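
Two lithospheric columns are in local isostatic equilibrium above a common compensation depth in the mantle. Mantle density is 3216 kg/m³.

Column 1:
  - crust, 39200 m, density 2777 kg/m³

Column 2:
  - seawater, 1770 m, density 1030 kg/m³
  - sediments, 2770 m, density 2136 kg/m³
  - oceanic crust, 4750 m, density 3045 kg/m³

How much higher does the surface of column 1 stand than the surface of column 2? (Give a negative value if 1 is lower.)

2970 m

For any compensation level in the mantle, the mantle terms cancel and isostasy reduces to e = (Σt_1 − Σt_2) − (Σ(ρt)_1 − Σ(ρt)_2) / ρ_m.
Σt_1 = 39200 m; Σt_2 = 9290 m; Σ(ρt)_1 = 108858400; Σ(ρt)_2 = 22203570 (in m·kg/m³).
e = (39200 − 9290) − (108858400 − 22203570) / 3216 = 2970 m.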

▬▬▬

- Exercise goal
Locate the line that contains "- seawater, 1770 m, density 1030 kg/m³", then please quote it and every line after it to the end of the entries above, exactly and with nothing else.

- Solution to this problem
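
  - seawater, 1770 m, density 1030 kg/m³
  - sediments, 2770 m, density 2136 kg/m³
  - oceanic crust, 4750 m, density 3045 kg/m³

How much higher does the surface of column 1 stand than the surface of column 2? (Give a negative value if 1 is lower.)

2970 m

For any compensation level in the mantle, the mantle terms cancel and isostasy reduces to e = (Σt_1 − Σt_2) − (Σ(ρt)_1 − Σ(ρt)_2) / ρ_m.
Σt_1 = 39200 m; Σt_2 = 9290 m; Σ(ρt)_1 = 108858400; Σ(ρt)_2 = 22203570 (in m·kg/m³).
e = (39200 − 9290) − (108858400 − 22203570) / 3216 = 2970 m.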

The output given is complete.